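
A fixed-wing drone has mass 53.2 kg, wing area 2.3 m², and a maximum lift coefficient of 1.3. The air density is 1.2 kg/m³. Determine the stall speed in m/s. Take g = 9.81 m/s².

V_stall = 17.1 m/s

At stall, lift equals weight: L = W = m·g = 53.2 × 9.81 = 521.9 N.
V_stall = √(2W/(ρ·S·CL,max)) = √(2 × 521.9 / (1.2 × 2.3 × 1.3))
V_stall = √290.9 = 17.1 m/s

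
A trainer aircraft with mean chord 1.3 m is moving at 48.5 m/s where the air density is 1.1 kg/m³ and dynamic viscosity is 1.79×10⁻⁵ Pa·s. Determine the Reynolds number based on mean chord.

Re = ρ·v·c/μ = 1.1 × 48.5 × 1.3 / (1.79×10⁻⁵) = 3.87×10^6

Re = 3.87×10^6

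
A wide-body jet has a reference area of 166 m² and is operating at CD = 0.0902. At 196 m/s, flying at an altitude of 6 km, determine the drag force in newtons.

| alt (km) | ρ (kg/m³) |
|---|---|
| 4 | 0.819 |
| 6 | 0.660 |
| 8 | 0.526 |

At 6 km, from the table: ρ = 0.660 kg/m³.
Dynamic pressure q = ½ρv² = ½ × 0.66 × 196² = 12680 Pa.
D = q·S·CD = 12680 × 166 × 0.0902 = 1.9×10^5 N ≈ 190 kN

D = 1.9×10^5 N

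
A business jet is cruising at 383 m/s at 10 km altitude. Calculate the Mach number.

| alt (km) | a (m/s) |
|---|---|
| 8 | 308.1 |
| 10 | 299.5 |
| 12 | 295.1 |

M = 1.28

At 10 km, from the table: a = 299.5 m/s.
M = v/a = 383 / 299.5 = 1.28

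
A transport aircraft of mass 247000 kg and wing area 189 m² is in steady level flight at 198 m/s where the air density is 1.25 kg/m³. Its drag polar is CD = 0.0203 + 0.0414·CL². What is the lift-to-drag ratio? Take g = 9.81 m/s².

L/D = 16.5

Weight W = mg = 247000 × 9.81 = 2.4231×10^6 N; in level flight L = W.
Dynamic pressure q = 0.5 × 1.25 × 198² = 24500 Pa.
CL = W/(q·S) = 2.4231×10^6 / (24500 × 189) = 0.5232.
CD = 0.0203 + 0.0414 × 0.5232² = 0.03163.
L/D = CL/CD = 0.5232 / 0.03163 = 16.5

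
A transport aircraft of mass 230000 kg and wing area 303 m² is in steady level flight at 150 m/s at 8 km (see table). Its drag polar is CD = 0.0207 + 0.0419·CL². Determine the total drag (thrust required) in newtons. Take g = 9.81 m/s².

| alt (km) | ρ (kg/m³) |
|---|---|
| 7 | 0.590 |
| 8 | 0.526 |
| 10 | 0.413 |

D = 1.56×10^5 N

At 8 km, from the table: ρ = 0.526 kg/m³.
Weight W = mg = 230000 × 9.81 = 2.2563×10^6 N; in level flight L = W.
q = ½ρv² = ½ × 0.526 × 150² = 5918 Pa.
CL = W/(q·S) = 2.2563×10^6 / (5918 × 303) = 1.258.
CD = 0.0207 + 0.0419 × 1.258² = 0.08705.
D = q·S·CD = 5918 × 303 × 0.08705 = 1.561×10^5 N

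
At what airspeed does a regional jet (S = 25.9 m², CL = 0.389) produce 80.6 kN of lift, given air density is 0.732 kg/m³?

v = 148 m/s

L = ½ρv²S·CL ⇒ v = √(2L/(ρ·S·CL))
v = √(2 × 80600 / (0.732 × 25.9 × 0.389)) = √21860 = 148 m/s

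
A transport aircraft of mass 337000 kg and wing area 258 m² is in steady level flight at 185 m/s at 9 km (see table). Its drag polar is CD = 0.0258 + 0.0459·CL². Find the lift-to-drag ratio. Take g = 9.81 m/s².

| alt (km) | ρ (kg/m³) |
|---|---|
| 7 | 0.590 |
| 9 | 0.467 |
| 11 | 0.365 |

At 9 km, from the table: ρ = 0.467 kg/m³.
In steady level flight, lift balances weight: W = mg = 337000 × 9.81 = 3.306×10^6 N.
q = ½ρv² = ½ × 0.467 × 185² = 7992 Pa.
CL = W/(q·S) = 3.306×10^6 / (7992 × 258) = 1.603.
CD = 0.0258 + 0.0459 × 1.603² = 0.1438.
L/D = CL/CD = 1.603 / 0.1438 = 11.1

L/D = 11.1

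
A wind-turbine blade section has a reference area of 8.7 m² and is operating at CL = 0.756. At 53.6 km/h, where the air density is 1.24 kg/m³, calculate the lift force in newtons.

L = 904 N

Convert speed: v = 53.6 km/h ÷ 3.6 = 14.89 m/s.
Dynamic pressure q = ½ρv² = ½ × 1.24 × 14.89² = 137.4 Pa.
L = q·S·CL = 137.4 × 8.7 × 0.756 = 904 N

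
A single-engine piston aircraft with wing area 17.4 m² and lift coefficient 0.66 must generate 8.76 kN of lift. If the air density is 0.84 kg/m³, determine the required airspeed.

L = ½ρv²S·CL ⇒ v = √(2L/(ρ·S·CL))
v = √(2 × 8760 / (0.84 × 17.4 × 0.66)) = √1816 = 42.6 m/s

v = 42.6 m/s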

**Work request**:
Could you reproduce, exactly as written, the lines running from the one with "A single-engine piston" to the end of the entries above?

**Expected answer**:
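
A single-engine piston aircraft with wing area 17.4 m² and lift coefficient 0.66 must generate 8.76 kN of lift. If the air density is 0.84 kg/m³, determine the required airspeed.

L = ½ρv²S·CL ⇒ v = √(2L/(ρ·S·CL))
v = √(2 × 8760 / (0.84 × 17.4 × 0.66)) = √1816 = 42.6 m/s

v = 42.6 m/s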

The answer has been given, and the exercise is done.